Top of DATA SUPPLIED
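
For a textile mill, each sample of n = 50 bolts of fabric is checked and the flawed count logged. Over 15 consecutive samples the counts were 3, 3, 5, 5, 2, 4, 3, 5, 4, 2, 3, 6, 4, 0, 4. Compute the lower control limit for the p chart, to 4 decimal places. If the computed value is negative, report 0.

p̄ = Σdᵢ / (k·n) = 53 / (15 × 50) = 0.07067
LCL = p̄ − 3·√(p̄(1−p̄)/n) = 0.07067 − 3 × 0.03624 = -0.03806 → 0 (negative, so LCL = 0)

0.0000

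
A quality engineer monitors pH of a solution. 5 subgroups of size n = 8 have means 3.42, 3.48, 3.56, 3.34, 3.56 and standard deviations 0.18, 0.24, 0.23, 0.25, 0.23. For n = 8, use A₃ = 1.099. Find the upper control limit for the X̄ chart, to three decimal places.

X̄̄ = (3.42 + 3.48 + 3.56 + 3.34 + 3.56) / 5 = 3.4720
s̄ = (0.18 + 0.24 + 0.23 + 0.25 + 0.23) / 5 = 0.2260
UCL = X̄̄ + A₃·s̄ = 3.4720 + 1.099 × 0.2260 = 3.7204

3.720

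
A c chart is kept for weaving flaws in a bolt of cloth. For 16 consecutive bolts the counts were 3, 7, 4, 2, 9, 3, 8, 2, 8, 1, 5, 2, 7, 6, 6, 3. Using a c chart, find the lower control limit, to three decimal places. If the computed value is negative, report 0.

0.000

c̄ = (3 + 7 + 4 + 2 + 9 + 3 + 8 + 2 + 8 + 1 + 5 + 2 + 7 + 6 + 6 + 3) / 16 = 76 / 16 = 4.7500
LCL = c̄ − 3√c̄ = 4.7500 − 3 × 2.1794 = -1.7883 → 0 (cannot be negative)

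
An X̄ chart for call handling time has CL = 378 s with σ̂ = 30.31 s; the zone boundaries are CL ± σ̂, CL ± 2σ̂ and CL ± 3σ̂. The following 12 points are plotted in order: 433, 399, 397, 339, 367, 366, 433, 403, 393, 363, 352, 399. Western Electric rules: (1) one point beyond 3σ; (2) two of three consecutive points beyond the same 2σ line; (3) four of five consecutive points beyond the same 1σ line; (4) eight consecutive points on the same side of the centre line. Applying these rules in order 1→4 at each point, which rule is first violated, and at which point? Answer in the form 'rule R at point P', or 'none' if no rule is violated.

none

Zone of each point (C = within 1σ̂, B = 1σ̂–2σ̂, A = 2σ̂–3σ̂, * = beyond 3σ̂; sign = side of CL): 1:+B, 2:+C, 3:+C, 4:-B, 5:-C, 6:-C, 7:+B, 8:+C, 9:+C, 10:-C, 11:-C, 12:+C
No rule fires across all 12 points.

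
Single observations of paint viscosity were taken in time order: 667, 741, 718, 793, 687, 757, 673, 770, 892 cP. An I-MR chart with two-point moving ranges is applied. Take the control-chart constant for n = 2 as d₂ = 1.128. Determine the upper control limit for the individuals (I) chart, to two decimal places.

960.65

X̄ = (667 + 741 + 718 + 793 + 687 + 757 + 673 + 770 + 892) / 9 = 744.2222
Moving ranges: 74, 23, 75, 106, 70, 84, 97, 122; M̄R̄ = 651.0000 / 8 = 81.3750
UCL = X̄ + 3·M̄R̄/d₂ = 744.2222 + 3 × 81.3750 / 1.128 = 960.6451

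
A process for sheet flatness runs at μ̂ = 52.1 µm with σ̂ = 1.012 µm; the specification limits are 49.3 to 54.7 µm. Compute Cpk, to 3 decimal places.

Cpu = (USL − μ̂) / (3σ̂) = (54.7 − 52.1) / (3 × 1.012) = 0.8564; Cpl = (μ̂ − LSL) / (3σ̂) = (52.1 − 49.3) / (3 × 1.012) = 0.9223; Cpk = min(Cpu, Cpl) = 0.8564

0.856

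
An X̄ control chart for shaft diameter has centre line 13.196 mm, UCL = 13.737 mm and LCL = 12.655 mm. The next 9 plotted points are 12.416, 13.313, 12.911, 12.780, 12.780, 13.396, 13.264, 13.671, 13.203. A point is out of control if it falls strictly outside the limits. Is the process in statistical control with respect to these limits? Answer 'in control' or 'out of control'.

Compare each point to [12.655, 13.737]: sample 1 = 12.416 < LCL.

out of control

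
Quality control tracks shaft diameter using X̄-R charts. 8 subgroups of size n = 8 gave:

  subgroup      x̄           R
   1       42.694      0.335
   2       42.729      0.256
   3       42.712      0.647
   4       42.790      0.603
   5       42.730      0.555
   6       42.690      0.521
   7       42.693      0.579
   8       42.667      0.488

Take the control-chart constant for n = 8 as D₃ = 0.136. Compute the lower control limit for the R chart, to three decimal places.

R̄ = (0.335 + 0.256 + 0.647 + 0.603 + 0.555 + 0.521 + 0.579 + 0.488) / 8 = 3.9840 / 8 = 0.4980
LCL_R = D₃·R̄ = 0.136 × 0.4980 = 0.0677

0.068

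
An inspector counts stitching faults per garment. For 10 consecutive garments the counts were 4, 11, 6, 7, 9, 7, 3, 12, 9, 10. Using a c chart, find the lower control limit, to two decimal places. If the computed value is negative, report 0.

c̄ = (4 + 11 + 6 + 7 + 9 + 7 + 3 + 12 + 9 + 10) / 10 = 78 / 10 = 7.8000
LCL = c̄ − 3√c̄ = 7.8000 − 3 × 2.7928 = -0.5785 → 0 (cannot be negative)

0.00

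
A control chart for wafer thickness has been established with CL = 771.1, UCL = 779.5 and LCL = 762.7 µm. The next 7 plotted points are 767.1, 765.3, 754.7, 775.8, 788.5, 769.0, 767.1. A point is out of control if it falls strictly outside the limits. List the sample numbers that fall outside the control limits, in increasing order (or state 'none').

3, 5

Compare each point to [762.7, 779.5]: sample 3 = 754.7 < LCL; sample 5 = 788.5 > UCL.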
Bottom of DATA SUPPLIED
- WHAT TO WORK ON
Give back every entry exactly.

- RESULT BELOW
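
For a textile mill, each sample of n = 50 bolts of fabric is checked and the flawed count logged. Over 15 consecutive samples the counts were 3, 3, 5, 5, 2, 4, 3, 5, 4, 2, 3, 6, 4, 0, 4. Compute the lower control limit for the p chart, to 4 decimal places. If the computed value is negative, report 0.

p̄ = Σdᵢ / (k·n) = 53 / (15 × 50) = 0.07067
LCL = p̄ − 3·√(p̄(1−p̄)/n) = 0.07067 − 3 × 0.03624 = -0.03806 → 0 (negative, so LCL = 0)

0.0000

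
A quality engineer monitors pH of a solution. 5 subgroups of size n = 8 have means 3.42, 3.48, 3.56, 3.34, 3.56 and standard deviations 0.18, 0.24, 0.23, 0.25, 0.23. For n = 8, use A₃ = 1.099. Find the upper control limit for the X̄ chart, to three decimal places.

X̄̄ = (3.42 + 3.48 + 3.56 + 3.34 + 3.56) / 5 = 3.4720
s̄ = (0.18 + 0.24 + 0.23 + 0.25 + 0.23) / 5 = 0.2260
UCL = X̄̄ + A₃·s̄ = 3.4720 + 1.099 × 0.2260 = 3.7204

3.720

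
A c chart is kept for weaving flaws in a bolt of cloth. For 16 consecutive bolts the counts were 3, 7, 4, 2, 9, 3, 8, 2, 8, 1, 5, 2, 7, 6, 6, 3. Using a c chart, find the lower control limit, to three decimal places. If the computed value is negative, report 0.

0.000

c̄ = (3 + 7 + 4 + 2 + 9 + 3 + 8 + 2 + 8 + 1 + 5 + 2 + 7 + 6 + 6 + 3) / 16 = 76 / 16 = 4.7500
LCL = c̄ − 3√c̄ = 4.7500 − 3 × 2.1794 = -1.7883 → 0 (cannot be negative)

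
An X̄ chart for call handling time has CL = 378 s with σ̂ = 30.31 s; the zone boundaries are CL ± σ̂, CL ± 2σ̂ and CL ± 3σ̂. The following 12 points are plotted in order: 433, 399, 397, 339, 367, 366, 433, 403, 393, 363, 352, 399. Western Electric rules: (1) one point beyond 3σ; (2) two of three consecutive points beyond the same 2σ line; (3) four of five consecutive points beyond the same 1σ line; (4) eight consecutive points on the same side of the centre line. Applying these rules in order 1→4 at each point, which rule is first violated, and at which point? Answer in the form 'rule R at point P', or 'none' if no rule is violated.

none

Zone of each point (C = within 1σ̂, B = 1σ̂–2σ̂, A = 2σ̂–3σ̂, * = beyond 3σ̂; sign = side of CL): 1:+B, 2:+C, 3:+C, 4:-B, 5:-C, 6:-C, 7:+B, 8:+C, 9:+C, 10:-C, 11:-C, 12:+C
No rule fires across all 12 points.

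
Single observations of paint viscosity were taken in time order: 667, 741, 718, 793, 687, 757, 673, 770, 892 cP. An I-MR chart with two-point moving ranges is applied. Take the control-chart constant for n = 2 as d₂ = 1.128. Determine the upper control limit for the individuals (I) chart, to two decimal places.

960.65

X̄ = (667 + 741 + 718 + 793 + 687 + 757 + 673 + 770 + 892) / 9 = 744.2222
Moving ranges: 74, 23, 75, 106, 70, 84, 97, 122; M̄R̄ = 651.0000 / 8 = 81.3750
UCL = X̄ + 3·M̄R̄/d₂ = 744.2222 + 3 × 81.3750 / 1.128 = 960.6451

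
A process for sheet flatness runs at μ̂ = 52.1 µm with σ̂ = 1.012 µm; the specification limits are 49.3 to 54.7 µm. Compute Cpk, to 3 decimal places.

Cpu = (USL − μ̂) / (3σ̂) = (54.7 − 52.1) / (3 × 1.012) = 0.8564; Cpl = (μ̂ − LSL) / (3σ̂) = (52.1 − 49.3) / (3 × 1.012) = 0.9223; Cpk = min(Cpu, Cpl) = 0.8564

0.856

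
An X̄ control chart for shaft diameter has centre line 13.196 mm, UCL = 13.737 mm and LCL = 12.655 mm. The next 9 plotted points are 12.416, 13.313, 12.911, 12.780, 12.780, 13.396, 13.264, 13.671, 13.203. A point is out of control if it falls strictly outside the limits. Is the process in statistical control with respect to these limits? Answer 'in control' or 'out of control'.

Compare each point to [12.655, 13.737]: sample 1 = 12.416 < LCL.

out of control

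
Quality control tracks shaft diameter using X̄-R charts. 8 subgroups of size n = 8 gave:

  subgroup      x̄           R
   1       42.694      0.335
   2       42.729      0.256
   3       42.712      0.647
   4       42.790      0.603
   5       42.730      0.555
   6       42.690      0.521
   7       42.693      0.579
   8       42.667      0.488

Take the control-chart constant for n = 8 as D₃ = 0.136. Compute the lower control limit for the R chart, to three decimal places.

R̄ = (0.335 + 0.256 + 0.647 + 0.603 + 0.555 + 0.521 + 0.579 + 0.488) / 8 = 3.9840 / 8 = 0.4980
LCL_R = D₃·R̄ = 0.136 × 0.4980 = 0.0677

0.068

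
An inspector counts stitching faults per garment. For 10 consecutive garments the counts were 4, 11, 6, 7, 9, 7, 3, 12, 9, 10. Using a c chart, find the lower control limit, to two decimal places. If the computed value is negative, report 0.

c̄ = (4 + 11 + 6 + 7 + 9 + 7 + 3 + 12 + 9 + 10) / 10 = 78 / 10 = 7.8000
LCL = c̄ − 3√c̄ = 7.8000 − 3 × 2.7928 = -0.5785 → 0 (cannot be negative)

0.00

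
A control chart for wafer thickness has been established with CL = 771.1, UCL = 779.5 and LCL = 762.7 µm. The next 7 plotted points are 767.1, 765.3, 754.7, 775.8, 788.5, 769.0, 767.1. A point is out of control if it falls strictly outside the limits. List the sample numbers that fall outside the control limits, in increasing order (or state 'none').

3, 5

Compare each point to [762.7, 779.5]: sample 3 = 754.7 < LCL; sample 5 = 788.5 > UCL.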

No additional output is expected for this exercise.